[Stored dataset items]
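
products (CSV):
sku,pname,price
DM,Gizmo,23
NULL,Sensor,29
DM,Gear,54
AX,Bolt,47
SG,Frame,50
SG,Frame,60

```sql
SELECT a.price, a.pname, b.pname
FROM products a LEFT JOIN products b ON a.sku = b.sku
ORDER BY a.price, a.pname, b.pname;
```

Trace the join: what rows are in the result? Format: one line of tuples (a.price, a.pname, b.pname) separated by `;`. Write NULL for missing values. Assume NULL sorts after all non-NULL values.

(23, Gizmo, Gear); (23, Gizmo, Gizmo); (29, Sensor, NULL); (47, Bolt, Bolt); (50, Frame, Frame); (50, Frame, Frame); (54, Gear, Gear); (54, Gear, Gizmo); (60, Frame, Frame); (60, Frame, Frame)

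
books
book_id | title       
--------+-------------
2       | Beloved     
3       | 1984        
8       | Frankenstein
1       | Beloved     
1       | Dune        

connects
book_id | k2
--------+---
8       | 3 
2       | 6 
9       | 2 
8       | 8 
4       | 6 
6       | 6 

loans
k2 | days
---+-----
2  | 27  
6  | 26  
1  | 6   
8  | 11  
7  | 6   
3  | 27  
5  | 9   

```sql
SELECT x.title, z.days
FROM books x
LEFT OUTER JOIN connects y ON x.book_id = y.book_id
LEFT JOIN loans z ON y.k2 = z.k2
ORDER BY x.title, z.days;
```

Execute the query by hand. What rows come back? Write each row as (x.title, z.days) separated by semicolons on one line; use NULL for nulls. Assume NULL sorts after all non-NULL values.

(1984, NULL); (Beloved, 26); (Beloved, NULL); (Dune, NULL); (Frankenstein, 11); (Frankenstein, 27)

Evaluate left to right. First `books x LEFT JOIN connects y` on book_id: 6 row(s).
Then LEFT JOIN `loans z` on k2: each of those 6 rows is kept; rows whose y.k2 has no match in z get NULL for z's columns.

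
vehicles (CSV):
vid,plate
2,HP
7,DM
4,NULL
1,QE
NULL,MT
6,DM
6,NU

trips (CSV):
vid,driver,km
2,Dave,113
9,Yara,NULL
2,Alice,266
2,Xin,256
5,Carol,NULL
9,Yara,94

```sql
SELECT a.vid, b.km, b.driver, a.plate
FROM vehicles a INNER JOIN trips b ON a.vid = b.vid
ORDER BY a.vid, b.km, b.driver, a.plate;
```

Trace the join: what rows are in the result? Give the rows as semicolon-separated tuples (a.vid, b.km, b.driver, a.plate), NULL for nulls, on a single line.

INNER JOIN keeps only pairs where the ON condition holds.
Matching on a.vid = b.vid. A NULL in a compared column never satisfies the condition.
- a (vid=2) pairs with 3 row(s) of b.
- a (vid=7) has no partner → excluded.
- a (vid=4) has no partner → excluded.
- a (vid=1) has no partner → excluded.
- a (vid=NULL) has no partner → excluded.
- a (vid=6) has no partner → excluded.
- a (vid=6) has no partner → excluded.
After projecting and ordering:
a.vid | b.km | b.driver | a.plate
2 | 113 | Dave | HP
2 | 256 | Xin | HP
2 | 266 | Alice | HP

(2, 113, Dave, HP); (2, 256, Xin, HP); (2, 266, Alice, HP)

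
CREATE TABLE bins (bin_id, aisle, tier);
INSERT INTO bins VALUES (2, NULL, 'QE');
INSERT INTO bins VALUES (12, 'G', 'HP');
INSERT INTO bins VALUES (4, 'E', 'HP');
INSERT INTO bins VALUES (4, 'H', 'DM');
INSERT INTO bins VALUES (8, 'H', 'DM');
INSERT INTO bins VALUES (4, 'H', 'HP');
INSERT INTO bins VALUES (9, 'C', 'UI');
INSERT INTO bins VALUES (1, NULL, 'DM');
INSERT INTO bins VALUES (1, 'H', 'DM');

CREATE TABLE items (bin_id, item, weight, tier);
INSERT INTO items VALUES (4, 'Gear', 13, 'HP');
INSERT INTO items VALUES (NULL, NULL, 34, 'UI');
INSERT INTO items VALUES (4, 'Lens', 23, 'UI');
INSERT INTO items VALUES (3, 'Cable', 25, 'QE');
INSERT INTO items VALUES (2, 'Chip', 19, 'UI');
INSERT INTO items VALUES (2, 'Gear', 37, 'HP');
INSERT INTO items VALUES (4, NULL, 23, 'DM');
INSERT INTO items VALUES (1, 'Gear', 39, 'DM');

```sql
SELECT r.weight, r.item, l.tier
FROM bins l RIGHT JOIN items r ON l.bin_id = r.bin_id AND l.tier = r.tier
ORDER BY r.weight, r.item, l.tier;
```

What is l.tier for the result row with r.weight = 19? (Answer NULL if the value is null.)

NULL

RIGHT JOIN keeps every row from `items`; unmatched rows get NULL for `bins`'s columns.
Matching on l.bin_id = r.bin_id AND l.tier = r.tier. A NULL in a compared column never satisfies the condition.
- l (bin_id=2, tier=QE) has no partner in r.
- l (bin_id=12, tier=HP) has no partner in r.
- l (bin_id=4, tier=HP) pairs with 1 row(s) of r.
- l (bin_id=4, tier=DM) pairs with 1 row(s) of r.
- l (bin_id=8, tier=DM) has no partner in r.
- l (bin_id=4, tier=HP) pairs with 1 row(s) of r.
- l (bin_id=9, tier=UI) has no partner in r.
- l (bin_id=1, tier=DM) pairs with 1 row(s) of r.
- l (bin_id=1, tier=DM) pairs with 1 row(s) of r.
- plus 5 unmatched r row(s), each kept with NULL l columns.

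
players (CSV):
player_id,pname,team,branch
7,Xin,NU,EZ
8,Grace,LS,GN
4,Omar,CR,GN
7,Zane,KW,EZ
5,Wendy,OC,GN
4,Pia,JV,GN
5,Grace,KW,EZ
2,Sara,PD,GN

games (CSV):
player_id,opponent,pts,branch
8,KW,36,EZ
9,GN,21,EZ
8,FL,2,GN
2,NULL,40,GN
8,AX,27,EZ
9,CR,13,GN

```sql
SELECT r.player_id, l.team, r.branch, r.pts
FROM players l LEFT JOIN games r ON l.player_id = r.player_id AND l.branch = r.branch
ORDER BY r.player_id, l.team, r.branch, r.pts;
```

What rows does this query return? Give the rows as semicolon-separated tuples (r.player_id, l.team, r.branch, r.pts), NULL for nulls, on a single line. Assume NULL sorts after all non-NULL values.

(2, PD, GN, 40); (8, LS, GN, 2); (NULL, CR, NULL, NULL); (NULL, JV, NULL, NULL); (NULL, KW, NULL, NULL); (NULL, KW, NULL, NULL); (NULL, NU, NULL, NULL); (NULL, OC, NULL, NULL)

LEFT JOIN keeps every row from `players`; unmatched rows get NULL for `games`'s columns.
Matching on l.player_id = r.player_id AND l.branch = r.branch.
- l[0] player_id=7, branch=EZ → no match; kept with NULLs on the r side.
- l[1] player_id=8, branch=GN → 1 match(es) in r → 1 row(s).
- l[2] player_id=4, branch=GN → no match; kept with NULLs on the r side.
- l[3] player_id=7, branch=EZ → no match; kept with NULLs on the r side.
- l[4] player_id=5, branch=GN → no match; kept with NULLs on the r side.
- l[5] player_id=4, branch=GN → no match; kept with NULLs on the r side.
- l[6] player_id=5, branch=EZ → no match; kept with NULLs on the r side.
- l[7] player_id=2, branch=GN → 1 match(es) in r → 1 row(s).
After projecting and ordering:
r.player_id | l.team | r.branch | r.pts
2 | PD | GN | 40
8 | LS | GN | 2
NULL | CR | NULL | NULL
NULL | JV | NULL | NULL
NULL | KW | NULL | NULL
NULL | KW | NULL | NULL
NULL | NU | NULL | NULL
NULL | OC | NULL | NULL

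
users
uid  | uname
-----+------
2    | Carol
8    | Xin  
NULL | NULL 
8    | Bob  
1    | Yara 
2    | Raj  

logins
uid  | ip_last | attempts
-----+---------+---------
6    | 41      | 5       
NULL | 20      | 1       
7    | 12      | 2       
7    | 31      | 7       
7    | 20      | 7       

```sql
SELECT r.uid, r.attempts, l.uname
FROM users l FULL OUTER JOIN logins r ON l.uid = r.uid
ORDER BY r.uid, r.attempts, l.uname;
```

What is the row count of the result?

11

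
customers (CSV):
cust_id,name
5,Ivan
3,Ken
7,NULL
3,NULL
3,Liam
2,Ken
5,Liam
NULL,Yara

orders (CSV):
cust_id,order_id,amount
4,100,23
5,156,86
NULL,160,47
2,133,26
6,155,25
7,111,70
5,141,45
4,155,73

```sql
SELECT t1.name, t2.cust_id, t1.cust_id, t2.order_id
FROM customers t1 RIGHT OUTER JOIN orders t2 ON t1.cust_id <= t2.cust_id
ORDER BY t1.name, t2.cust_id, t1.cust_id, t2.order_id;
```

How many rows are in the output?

35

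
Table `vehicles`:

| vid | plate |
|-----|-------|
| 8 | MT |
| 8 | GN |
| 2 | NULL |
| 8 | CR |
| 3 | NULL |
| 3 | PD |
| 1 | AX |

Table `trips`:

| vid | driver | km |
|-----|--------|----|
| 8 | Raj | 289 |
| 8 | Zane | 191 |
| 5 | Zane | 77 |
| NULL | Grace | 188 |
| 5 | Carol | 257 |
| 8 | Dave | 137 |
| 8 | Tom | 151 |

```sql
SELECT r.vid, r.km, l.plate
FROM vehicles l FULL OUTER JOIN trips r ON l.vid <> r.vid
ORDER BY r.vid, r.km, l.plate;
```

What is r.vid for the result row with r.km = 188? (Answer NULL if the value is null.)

NULL

FULL OUTER JOIN keeps every row from both sides; unmatched rows get NULL for the other side's columns.
Matching on l.vid <> r.vid. A NULL in a compared column never satisfies the condition.
Matched pairs: 30; unmatched l rows kept: 0; unmatched r rows kept: 1.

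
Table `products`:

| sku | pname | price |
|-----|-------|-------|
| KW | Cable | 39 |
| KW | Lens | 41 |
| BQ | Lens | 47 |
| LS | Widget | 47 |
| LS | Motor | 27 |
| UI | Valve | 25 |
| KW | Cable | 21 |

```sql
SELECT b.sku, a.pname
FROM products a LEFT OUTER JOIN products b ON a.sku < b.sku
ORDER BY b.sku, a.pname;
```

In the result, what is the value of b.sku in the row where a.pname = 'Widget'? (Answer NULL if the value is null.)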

PROBLEM REQUIREMENTS:
Please go through the entries and show every line with the word "SELECT".

REPLY:
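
SELECT a.price, a.pname, b.pname
SELECT x.title, z.days
SELECT a.vid, b.km, b.driver, a.plate
SELECT r.weight, r.item, l.tier
SELECT r.player_id, l.team, r.branch, r.pts
SELECT r.uid, r.attempts, l.uname
SELECT t1.name, t2.cust_id, t1.cust_id, t2.order_id
SELECT r.vid, r.km, l.plate
SELECT b.sku, a.pname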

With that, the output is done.